■ Work order: Your task is to transcribe the data in full.

(Stored data entries)
=== Section Start ===

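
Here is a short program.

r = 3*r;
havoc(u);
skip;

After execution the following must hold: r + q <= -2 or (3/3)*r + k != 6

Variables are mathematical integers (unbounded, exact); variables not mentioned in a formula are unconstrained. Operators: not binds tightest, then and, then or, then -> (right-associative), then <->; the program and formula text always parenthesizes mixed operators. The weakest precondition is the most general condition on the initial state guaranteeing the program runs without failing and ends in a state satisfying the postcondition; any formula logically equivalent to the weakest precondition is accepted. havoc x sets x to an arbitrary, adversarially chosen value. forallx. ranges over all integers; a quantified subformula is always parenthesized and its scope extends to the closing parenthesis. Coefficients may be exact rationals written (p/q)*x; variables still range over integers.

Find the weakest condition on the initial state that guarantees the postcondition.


Working backward. After the program, the postcondition r + q <= -2 or (3/3)*r + k != 6 must hold; in canonical form it is q + r <= -2 or k + r != 6.
Before skip: q + r <= -2 or k + r != 6
Before havoc u: q + r <= -2 or k + r != 6
Before r := 3*r: q + 3*r <= -2 or k + 3*r != 6
Answer: WP = q + 3*r <= -2 or k + 3*r != 6


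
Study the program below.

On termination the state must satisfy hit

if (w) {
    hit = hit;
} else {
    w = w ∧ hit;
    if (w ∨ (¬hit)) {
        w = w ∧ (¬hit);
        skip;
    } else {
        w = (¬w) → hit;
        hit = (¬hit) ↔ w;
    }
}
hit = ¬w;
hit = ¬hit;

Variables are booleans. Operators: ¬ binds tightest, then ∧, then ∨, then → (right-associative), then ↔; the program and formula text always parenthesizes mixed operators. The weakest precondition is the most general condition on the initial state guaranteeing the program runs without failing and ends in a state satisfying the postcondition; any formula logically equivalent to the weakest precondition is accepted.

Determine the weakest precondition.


Working backward. After the program, hit must hold.
Before hit := ¬hit: ¬hit
Before hit := ¬w: w
Then branch requires w; else branch requires (¬((w ∧ hit) ∨ (¬hit))) ∧ ((¬((w ∧ hit) ∨ (¬hit))) → ((¬(w ∧ hit)) → hit)).
Before the if: (¬w) → ((¬((w ∧ hit) ∨ (¬hit))) ∧ ((¬((w ∧ hit) ∨ (¬hit))) → ((¬(w ∧ hit)) → hit)))
Answer: WP = (¬w) → ((¬((w ∧ hit) ∨ (¬hit))) ∧ ((¬((w ∧ hit) ∨ (¬hit))) → ((¬(w ∧ hit)) → hit)))


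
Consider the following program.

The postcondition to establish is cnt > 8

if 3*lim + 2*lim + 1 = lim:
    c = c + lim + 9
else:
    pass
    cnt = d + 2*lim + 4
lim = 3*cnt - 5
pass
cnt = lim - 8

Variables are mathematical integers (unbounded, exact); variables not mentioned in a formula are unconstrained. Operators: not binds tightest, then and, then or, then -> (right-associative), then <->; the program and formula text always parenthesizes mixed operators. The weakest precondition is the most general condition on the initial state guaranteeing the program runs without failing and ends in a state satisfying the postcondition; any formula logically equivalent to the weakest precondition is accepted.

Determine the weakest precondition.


Working backward. After the program, cnt > 8 must hold.
Before cnt := lim - 8: lim > 16
Before skip: lim > 16
Before lim := 3*cnt - 5: 3*cnt > 21
Then branch requires 3*cnt > 21; else branch requires 3*d + 6*lim > 9.
Before the if: (4*lim = -1 -> 3*cnt > 21) and ((not (4*lim = -1)) -> 3*d + 6*lim > 9)
Answer: WP = (4*lim = -1 -> 3*cnt > 21) and ((not (4*lim = -1)) -> 3*d + 6*lim > 9)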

=== Section End ===

■ Solution:
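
Here is a short program.

r = 3*r;
havoc(u);
skip;

After execution the following must hold: r + q <= -2 or (3/3)*r + k != 6

Variables are mathematical integers (unbounded, exact); variables not mentioned in a formula are unconstrained. Operators: not binds tightest, then and, then or, then -> (right-associative), then <->; the program and formula text always parenthesizes mixed operators. The weakest precondition is the most general condition on the initial state guaranteeing the program runs without failing and ends in a state satisfying the postcondition; any formula logically equivalent to the weakest precondition is accepted. havoc x sets x to an arbitrary, adversarially chosen value. forallx. ranges over all integers; a quantified subformula is always parenthesized and its scope extends to the closing parenthesis. Coefficients may be exact rationals written (p/q)*x; variables still range over integers.

Find the weakest condition on the initial state that guarantees the postcondition.


Working backward. After the program, the postcondition r + q <= -2 or (3/3)*r + k != 6 must hold; in canonical form it is q + r <= -2 or k + r != 6.
Before skip: q + r <= -2 or k + r != 6
Before havoc u: q + r <= -2 or k + r != 6
Before r := 3*r: q + 3*r <= -2 or k + 3*r != 6
Answer: WP = q + 3*r <= -2 or k + 3*r != 6


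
Study the program below.

On termination the state must satisfy hit

if (w) {
    hit = hit;
} else {
    w = w ∧ hit;
    if (w ∨ (¬hit)) {
        w = w ∧ (¬hit);
        skip;
    } else {
        w = (¬w) → hit;
        hit = (¬hit) ↔ w;
    }
}
hit = ¬w;
hit = ¬hit;

Variables are booleans. Operators: ¬ binds tightest, then ∧, then ∨, then → (right-associative), then ↔; the program and formula text always parenthesizes mixed operators. The weakest precondition is the most general condition on the initial state guaranteeing the program runs without failing and ends in a state satisfying the postcondition; any formula logically equivalent to the weakest precondition is accepted.

Determine the weakest precondition.


Working backward. After the program, hit must hold.
Before hit := ¬hit: ¬hit
Before hit := ¬w: w
Then branch requires w; else branch requires (¬((w ∧ hit) ∨ (¬hit))) ∧ ((¬((w ∧ hit) ∨ (¬hit))) → ((¬(w ∧ hit)) → hit)).
Before the if: (¬w) → ((¬((w ∧ hit) ∨ (¬hit))) ∧ ((¬((w ∧ hit) ∨ (¬hit))) → ((¬(w ∧ hit)) → hit)))
Answer: WP = (¬w) → ((¬((w ∧ hit) ∨ (¬hit))) ∧ ((¬((w ∧ hit) ∨ (¬hit))) → ((¬(w ∧ hit)) → hit)))


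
Consider the following program.

The postcondition to establish is cnt > 8

if 3*lim + 2*lim + 1 = lim:
    c = c + lim + 9
else:
    pass
    cnt = d + 2*lim + 4
lim = 3*cnt - 5
pass
cnt = lim - 8

Variables are mathematical integers (unbounded, exact); variables not mentioned in a formula are unconstrained. Operators: not binds tightest, then and, then or, then -> (right-associative), then <->; the program and formula text always parenthesizes mixed operators. The weakest precondition is the most general condition on the initial state guaranteeing the program runs without failing and ends in a state satisfying the postcondition; any formula logically equivalent to the weakest precondition is accepted.

Determine the weakest precondition.


Working backward. After the program, cnt > 8 must hold.
Before cnt := lim - 8: lim > 16
Before skip: lim > 16
Before lim := 3*cnt - 5: 3*cnt > 21
Then branch requires 3*cnt > 21; else branch requires 3*d + 6*lim > 9.
Before the if: (4*lim = -1 -> 3*cnt > 21) and ((not (4*lim = -1)) -> 3*d + 6*lim > 9)
Answer: WP = (4*lim = -1 -> 3*cnt > 21) and ((not (4*lim = -1)) -> 3*d + 6*lim > 9)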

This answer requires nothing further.